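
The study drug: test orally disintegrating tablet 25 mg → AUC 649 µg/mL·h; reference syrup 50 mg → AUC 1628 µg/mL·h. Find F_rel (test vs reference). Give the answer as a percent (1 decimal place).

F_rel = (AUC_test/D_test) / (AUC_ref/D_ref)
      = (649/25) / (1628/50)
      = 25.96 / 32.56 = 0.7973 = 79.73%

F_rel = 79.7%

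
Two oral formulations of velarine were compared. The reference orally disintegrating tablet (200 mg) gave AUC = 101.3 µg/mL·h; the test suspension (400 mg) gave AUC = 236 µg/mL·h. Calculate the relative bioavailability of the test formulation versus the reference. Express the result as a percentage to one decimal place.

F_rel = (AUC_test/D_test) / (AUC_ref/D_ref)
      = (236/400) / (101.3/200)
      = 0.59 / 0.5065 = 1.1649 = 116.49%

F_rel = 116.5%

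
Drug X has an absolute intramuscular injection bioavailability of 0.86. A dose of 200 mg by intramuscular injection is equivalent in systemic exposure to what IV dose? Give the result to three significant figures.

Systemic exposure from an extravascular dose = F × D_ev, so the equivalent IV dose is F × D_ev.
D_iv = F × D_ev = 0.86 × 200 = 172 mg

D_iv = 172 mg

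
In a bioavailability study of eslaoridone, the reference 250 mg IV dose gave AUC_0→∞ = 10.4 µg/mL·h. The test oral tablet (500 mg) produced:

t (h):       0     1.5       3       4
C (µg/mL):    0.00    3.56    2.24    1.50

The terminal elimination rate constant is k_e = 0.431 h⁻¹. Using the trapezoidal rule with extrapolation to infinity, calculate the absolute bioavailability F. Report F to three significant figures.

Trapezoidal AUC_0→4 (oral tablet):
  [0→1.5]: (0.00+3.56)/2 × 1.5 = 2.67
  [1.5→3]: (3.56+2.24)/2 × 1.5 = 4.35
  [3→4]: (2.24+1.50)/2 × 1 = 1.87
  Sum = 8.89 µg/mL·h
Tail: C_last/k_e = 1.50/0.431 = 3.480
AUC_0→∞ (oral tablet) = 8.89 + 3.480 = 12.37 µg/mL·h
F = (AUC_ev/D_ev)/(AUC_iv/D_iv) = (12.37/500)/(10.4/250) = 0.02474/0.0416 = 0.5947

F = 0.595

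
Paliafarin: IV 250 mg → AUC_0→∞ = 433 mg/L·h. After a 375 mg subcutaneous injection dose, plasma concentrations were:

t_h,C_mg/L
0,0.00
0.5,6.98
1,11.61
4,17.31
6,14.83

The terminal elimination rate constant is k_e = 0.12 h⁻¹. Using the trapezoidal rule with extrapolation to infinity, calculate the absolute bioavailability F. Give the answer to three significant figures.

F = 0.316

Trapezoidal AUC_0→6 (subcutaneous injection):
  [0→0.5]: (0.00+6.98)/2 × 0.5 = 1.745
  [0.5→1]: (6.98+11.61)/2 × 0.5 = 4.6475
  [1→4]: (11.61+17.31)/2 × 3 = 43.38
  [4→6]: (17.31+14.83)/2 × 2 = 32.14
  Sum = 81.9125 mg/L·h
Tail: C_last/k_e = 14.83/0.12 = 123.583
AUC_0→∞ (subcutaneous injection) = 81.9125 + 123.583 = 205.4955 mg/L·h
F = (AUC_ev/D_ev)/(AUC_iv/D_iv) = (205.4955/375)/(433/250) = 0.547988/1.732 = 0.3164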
+ + +
**ACTION ITEM:**
Would you reproduce every record above exactly as it appears?

**RESPONSE TO THE TASK:**
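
The study drug: test orally disintegrating tablet 25 mg → AUC 649 µg/mL·h; reference syrup 50 mg → AUC 1628 µg/mL·h. Find F_rel (test vs reference). Give the answer as a percent (1 decimal place).

F_rel = (AUC_test/D_test) / (AUC_ref/D_ref)
      = (649/25) / (1628/50)
      = 25.96 / 32.56 = 0.7973 = 79.73%

F_rel = 79.7%

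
Two oral formulations of velarine were compared. The reference orally disintegrating tablet (200 mg) gave AUC = 101.3 µg/mL·h; the test suspension (400 mg) gave AUC = 236 µg/mL·h. Calculate the relative bioavailability of the test formulation versus the reference. Express the result as a percentage to one decimal place.

F_rel = (AUC_test/D_test) / (AUC_ref/D_ref)
      = (236/400) / (101.3/200)
      = 0.59 / 0.5065 = 1.1649 = 116.49%

F_rel = 116.5%

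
Drug X has an absolute intramuscular injection bioavailability of 0.86. A dose of 200 mg by intramuscular injection is equivalent in systemic exposure to what IV dose? Give the result to three significant figures.

Systemic exposure from an extravascular dose = F × D_ev, so the equivalent IV dose is F × D_ev.
D_iv = F × D_ev = 0.86 × 200 = 172 mg

D_iv = 172 mg

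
In a bioavailability study of eslaoridone, the reference 250 mg IV dose gave AUC_0→∞ = 10.4 µg/mL·h. The test oral tablet (500 mg) produced:

t (h):       0     1.5       3       4
C (µg/mL):    0.00    3.56    2.24    1.50

The terminal elimination rate constant is k_e = 0.431 h⁻¹. Using the trapezoidal rule with extrapolation to infinity, calculate the absolute bioavailability F. Report F to three significant figures.

Trapezoidal AUC_0→4 (oral tablet):
  [0→1.5]: (0.00+3.56)/2 × 1.5 = 2.67
  [1.5→3]: (3.56+2.24)/2 × 1.5 = 4.35
  [3→4]: (2.24+1.50)/2 × 1 = 1.87
  Sum = 8.89 µg/mL·h
Tail: C_last/k_e = 1.50/0.431 = 3.480
AUC_0→∞ (oral tablet) = 8.89 + 3.480 = 12.37 µg/mL·h
F = (AUC_ev/D_ev)/(AUC_iv/D_iv) = (12.37/500)/(10.4/250) = 0.02474/0.0416 = 0.5947

F = 0.595

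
Paliafarin: IV 250 mg → AUC_0→∞ = 433 mg/L·h. After a 375 mg subcutaneous injection dose, plasma concentrations were:

t_h,C_mg/L
0,0.00
0.5,6.98
1,11.61
4,17.31
6,14.83

The terminal elimination rate constant is k_e = 0.12 h⁻¹. Using the trapezoidal rule with extrapolation to infinity, calculate the absolute bioavailability F. Give the answer to three significant figures.

F = 0.316

Trapezoidal AUC_0→6 (subcutaneous injection):
  [0→0.5]: (0.00+6.98)/2 × 0.5 = 1.745
  [0.5→1]: (6.98+11.61)/2 × 0.5 = 4.6475
  [1→4]: (11.61+17.31)/2 × 3 = 43.38
  [4→6]: (17.31+14.83)/2 × 2 = 32.14
  Sum = 81.9125 mg/L·h
Tail: C_last/k_e = 14.83/0.12 = 123.583
AUC_0→∞ (subcutaneous injection) = 81.9125 + 123.583 = 205.4955 mg/L·h
F = (AUC_ev/D_ev)/(AUC_iv/D_iv) = (205.4955/375)/(433/250) = 0.547988/1.732 = 0.3164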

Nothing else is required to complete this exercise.